▶ _Try it_
There is one span to output from the data below: the lines starting at the line with "- 18\right) \left(-9\right)$?" and ending at the line with "Answer: -1478391005753/856886746380 ≈ -1.7253". Output it exactly, ends included, nothing more.
[[ Supplied records open ]]
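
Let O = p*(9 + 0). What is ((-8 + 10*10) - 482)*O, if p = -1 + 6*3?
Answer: -59670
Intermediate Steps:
p = 17 (p = -1 + 18 = 17)
O = 153 (O = 17*(9 + 0) = 17*9 = 153)
((-8 + 10*10) - 482)*O = ((-8 + 10*10) - 482)*153 = ((-8 + 100) - 482)*153 = (92 - 482)*153 = -390*153 = -59670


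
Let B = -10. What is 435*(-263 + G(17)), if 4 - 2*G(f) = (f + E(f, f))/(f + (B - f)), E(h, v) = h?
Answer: -225591/2 ≈ -1.1280e+5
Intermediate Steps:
G(f) = 2 + f/10 (G(f) = 2 - (f + f)/(2*(f + (-10 - f))) = 2 - 2*f/(2*(-10)) = 2 - 2*f*(-1)/(2*10) = 2 - (-1)*f/10 = 2 + f/10)
435*(-263 + G(17)) = 435*(-263 + (2 + (1/10)*17)) = 435*(-263 + (2 + 17/10)) = 435*(-263 + 37/10) = 435*(-2593/10) = -225591/2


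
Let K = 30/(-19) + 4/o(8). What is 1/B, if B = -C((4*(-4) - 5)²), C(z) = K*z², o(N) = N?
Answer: 38/7973721 ≈ 4.7657e-6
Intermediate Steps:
K = -41/38 (K = 30/(-19) + 4/8 = 30*(-1/19) + 4*(⅛) = -30/19 + ½ = -41/38 ≈ -1.0789)
C(z) = -41*z²/38
B = 7973721/38 (B = -(-41)*((4*(-4) - 5)²)²/38 = -(-41)*((-16 - 5)²)²/38 = -(-41)*((-21)²)²/38 = -(-41)*441²/38 = -(-41)*194481/38 = -1*(-7973721/38) = 7973721/38 ≈ 2.0983e+5)
1/B = 1/(7973721/38) = 38/7973721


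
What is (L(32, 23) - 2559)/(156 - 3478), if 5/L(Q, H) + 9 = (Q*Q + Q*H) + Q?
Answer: 2281346/2961563 ≈ 0.77032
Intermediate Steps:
L(Q, H) = 5/(-9 + Q + Q² + H*Q) (L(Q, H) = 5/(-9 + ((Q*Q + Q*H) + Q)) = 5/(-9 + ((Q² + H*Q) + Q)) = 5/(-9 + (Q + Q² + H*Q)) = 5/(-9 + Q + Q² + H*Q))
(L(32, 23) - 2559)/(156 - 3478) = (5/(-9 + 32 + 32² + 23*32) - 2559)/(156 - 3478) = (5/(-9 + 32 + 1024 + 736) - 2559)/(-3322) = (5/1783 - 2559)*(-1/3322) = -4562692/1783*(-1/3322) = 2281346/2961563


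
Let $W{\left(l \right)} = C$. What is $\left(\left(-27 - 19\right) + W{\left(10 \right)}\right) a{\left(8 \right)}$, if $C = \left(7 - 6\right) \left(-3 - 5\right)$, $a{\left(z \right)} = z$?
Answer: $-432$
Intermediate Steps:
$C = -8$ ($C = 1 \left(-8\right) = -8$)
$W{\left(l \right)} = -8$
$\left(\left(-27 - 19\right) + W{\left(10 \right)}\right) a{\left(8 \right)} = \left(\left(-27 - 19\right) - 8\right) 8 = \left(-46 - 8\right) 8 = \left(-54\right) 8 = -432$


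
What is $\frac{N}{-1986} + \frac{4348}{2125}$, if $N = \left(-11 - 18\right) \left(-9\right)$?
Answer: $\frac{2693501}{1406750} \approx 1.9147$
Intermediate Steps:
$N = 261$ ($N = \left(-29\right) \left(-9\right) = 261$)
$\frac{N}{-1986} + \frac{4348}{2125} = \frac{261}{-1986} + \frac{4348}{2125} = 261 \left(- \frac{1}{1986}\right) + 4348 \cdot \frac{1}{2125} = - \frac{87}{662} + \frac{4348}{2125} = \frac{2693501}{1406750}$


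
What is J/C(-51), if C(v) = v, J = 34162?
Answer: -34162/51 ≈ -669.84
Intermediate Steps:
J/C(-51) = 34162/(-51) = 34162*(-1/51) = -34162/51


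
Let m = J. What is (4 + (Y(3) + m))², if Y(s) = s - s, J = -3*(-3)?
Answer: 169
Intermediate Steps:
J = 9
Y(s) = 0
m = 9
(4 + (Y(3) + m))² = (4 + (0 + 9))² = (4 + 9)² = 13² = 169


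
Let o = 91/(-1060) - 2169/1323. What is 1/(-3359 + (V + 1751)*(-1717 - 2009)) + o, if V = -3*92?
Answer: -1478391005753/856886746380 ≈ -1.7253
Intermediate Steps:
V = -276
o = -268837/155820 (o = 91*(-1/1060) - 2169*1/1323 = -91/1060 - 241/147 = -268837/155820 ≈ -1.7253)
1/(-3359 + (V + 1751)*(-1717 - 2009)) + o = 1/(-3359 + (-276 + 1751)*(-1717 - 2009)) - 268837/155820 = 1/(-3359 + 1475*(-3726)) - 268837/155820 = 1/(-3359 - 5495850) - 268837/155820 = 1/(-5499209) - 268837/155820 = -1/5499209 - 268837/155820 = -1478391005753/856886746380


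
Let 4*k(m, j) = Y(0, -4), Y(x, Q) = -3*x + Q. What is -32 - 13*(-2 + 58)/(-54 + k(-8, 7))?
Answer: -1032/55 ≈ -18.764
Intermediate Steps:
Y(x, Q) = Q - 3*x
k(m, j) = -1 (k(m, j) = (-4 - 3*0)/4 = (-4 + 0)/4 = (1/4)*(-4) = -1)
-32 - 13*(-2 + 58)/(-54 + k(-8, 7)) = -32 - 13*(-2 + 58)/(-54 - 1) = -32 - 728/(-55) = -32 - 728*(-1)/55 = -32 - 13*(-56/55) = -32 + 728/55 = -1032/55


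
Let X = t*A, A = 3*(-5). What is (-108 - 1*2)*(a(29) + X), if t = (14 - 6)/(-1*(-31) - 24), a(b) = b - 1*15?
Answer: 2420/7 ≈ 345.71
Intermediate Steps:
a(b) = -15 + b (a(b) = b - 15 = -15 + b)
A = -15
t = 8/7 (t = 8/(31 - 24) = 8/7 ≈ 1.1429)
X = -120/7 (X = (8/7)*(-15) = -120/7 ≈ -17.143)
(-108 - 1*2)*(a(29) + X) = (-108 - 1*2)*((-15 + 29) - 120/7) = (-108 - 2)*(14 - 120/7) = -110*(-22/7) = 2420/7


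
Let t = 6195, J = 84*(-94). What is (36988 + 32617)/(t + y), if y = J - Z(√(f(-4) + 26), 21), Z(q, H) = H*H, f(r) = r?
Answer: -69605/2142 ≈ -32.495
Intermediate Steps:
Z(q, H) = H²
J = -7896
y = -8337 (y = -7896 - 1*21² = -7896 - 1*441 = -7896 - 441 = -8337)
(36988 + 32617)/(t + y) = (36988 + 32617)/(6195 - 8337) = 69605/(-2142) = 69605*(-1/2142) = -69605/2142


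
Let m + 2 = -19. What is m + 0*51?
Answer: -21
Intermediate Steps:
m = -21 (m = -2 - 19 = -21)
m + 0*51 = -21 + 0*51 = -21 + 0 = -21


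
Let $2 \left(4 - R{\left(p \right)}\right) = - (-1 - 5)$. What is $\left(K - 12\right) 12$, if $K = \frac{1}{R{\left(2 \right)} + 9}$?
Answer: $- \frac{714}{5} \approx -142.8$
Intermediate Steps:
$R{\left(p \right)} = 1$ ($R{\left(p \right)} = 4 - \frac{\left(-1\right) \left(-1 - 5\right)}{2} = 4 - \frac{\left(-1\right) \left(-6\right)}{2} = 4 - 3 = 1$)
$K = \frac{1}{10}$ ($K = \frac{1}{1 + 9} = \frac{1}{10} \approx 0.1$)
$\left(K - 12\right) 12 = \left(\frac{1}{10} - 12\right) 12 = \left(- \frac{119}{10}\right) 12 = - \frac{714}{5}$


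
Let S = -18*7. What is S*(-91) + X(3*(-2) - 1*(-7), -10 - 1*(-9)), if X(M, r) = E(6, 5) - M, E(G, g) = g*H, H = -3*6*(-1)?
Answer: 11555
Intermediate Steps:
S = -126
H = 18 (H = -18*(-1) = 18)
E(G, g) = 18*g (E(G, g) = g*18 = 18*g)
X(M, r) = 90 - M (X(M, r) = 18*5 - M = 90 - M)
S*(-91) + X(3*(-2) - 1*(-7), -10 - 1*(-9)) = -126*(-91) + (90 - (3*(-2) - 1*(-7))) = 11466 + (90 - (-6 + 7)) = 11466 + (90 - 1*1) = 11466 + (90 - 1) = 11466 + 89 = 11555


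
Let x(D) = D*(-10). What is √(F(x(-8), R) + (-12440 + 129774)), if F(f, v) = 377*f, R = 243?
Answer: √147494 ≈ 384.05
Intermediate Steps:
x(D) = -10*D
√(F(x(-8), R) + (-12440 + 129774)) = √(377*(-10*(-8)) + (-12440 + 129774)) = √(377*80 + 117334) = √(30160 + 117334) = √147494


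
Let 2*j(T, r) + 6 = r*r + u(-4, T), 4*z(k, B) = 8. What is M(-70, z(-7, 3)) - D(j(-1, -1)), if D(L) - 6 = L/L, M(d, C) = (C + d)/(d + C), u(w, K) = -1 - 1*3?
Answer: -6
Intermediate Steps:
u(w, K) = -4 (u(w, K) = -1 - 3 = -4)
z(k, B) = 2 (z(k, B) = (1/4)*8 = 2)
M(d, C) = 1 (M(d, C) = (C + d)/(C + d) = 1)
j(T, r) = -5 + r**2/2 (j(T, r) = -3 + (r*r - 4)/2 = -3 + (r**2 - 4)/2 = -3 + (-4 + r**2)/2 = -3 + (-2 + r**2/2) = -5 + r**2/2)
D(L) = 7 (D(L) = 6 + L/L = 6 + 1 = 7)
M(-70, z(-7, 3)) - D(j(-1, -1)) = 1 - 1*7 = 1 - 7 = -6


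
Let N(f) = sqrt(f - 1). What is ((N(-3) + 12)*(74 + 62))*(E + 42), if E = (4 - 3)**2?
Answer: 70176 + 11696*I ≈ 70176.0 + 11696.0*I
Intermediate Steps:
N(f) = sqrt(-1 + f)
E = 1 (E = 1**2 = 1)
((N(-3) + 12)*(74 + 62))*(E + 42) = ((sqrt(-1 - 3) + 12)*(74 + 62))*(1 + 42) = ((sqrt(-4) + 12)*136)*43 = ((2*I + 12)*136)*43 = ((12 + 2*I)*136)*43 = (1632 + 272*I)*43 = 70176 + 11696*I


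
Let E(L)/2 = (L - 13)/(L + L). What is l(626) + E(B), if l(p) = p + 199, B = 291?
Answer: 240353/291 ≈ 825.96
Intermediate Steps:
l(p) = 199 + p
E(L) = (-13 + L)/L (E(L) = 2*((L - 13)/(L + L)) = 2*((-13 + L)/((2*L))) = 2*((-13 + L)*(1/(2*L))) = 2*((-13 + L)/(2*L)) = (-13 + L)/L)
l(626) + E(B) = (199 + 626) + (-13 + 291)/291 = 825 + (1/291)*278 = 825 + 278/291 = 240353/291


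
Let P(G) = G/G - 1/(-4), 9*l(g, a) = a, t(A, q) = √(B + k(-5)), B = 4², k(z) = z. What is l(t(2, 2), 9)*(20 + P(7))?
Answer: 85/4 ≈ 21.250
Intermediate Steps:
B = 16
t(A, q) = √11 (t(A, q) = √(16 - 5) = √11)
l(g, a) = a/9
P(G) = 5/4 (P(G) = 1 - 1*(-¼) = 1 + ¼ = 5/4)
l(t(2, 2), 9)*(20 + P(7)) = ((⅑)*9)*(20 + 5/4) = 1*(85/4) = 85/4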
[[ Supplied records closed ]]
▶ _The completed task_
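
What is $\frac{N}{-1986} + \frac{4348}{2125}$, if $N = \left(-11 - 18\right) \left(-9\right)$?
Answer: $\frac{2693501}{1406750} \approx 1.9147$
Intermediate Steps:
$N = 261$ ($N = \left(-29\right) \left(-9\right) = 261$)
$\frac{N}{-1986} + \frac{4348}{2125} = \frac{261}{-1986} + \frac{4348}{2125} = 261 \left(- \frac{1}{1986}\right) + 4348 \cdot \frac{1}{2125} = - \frac{87}{662} + \frac{4348}{2125} = \frac{2693501}{1406750}$


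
What is J/C(-51), if C(v) = v, J = 34162?
Answer: -34162/51 ≈ -669.84
Intermediate Steps:
J/C(-51) = 34162/(-51) = 34162*(-1/51) = -34162/51


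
Let m = J. What is (4 + (Y(3) + m))², if Y(s) = s - s, J = -3*(-3)?
Answer: 169
Intermediate Steps:
J = 9
Y(s) = 0
m = 9
(4 + (Y(3) + m))² = (4 + (0 + 9))² = (4 + 9)² = 13² = 169


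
Let o = 91/(-1060) - 2169/1323. What is 1/(-3359 + (V + 1751)*(-1717 - 2009)) + o, if V = -3*92?
Answer: -1478391005753/856886746380 ≈ -1.7253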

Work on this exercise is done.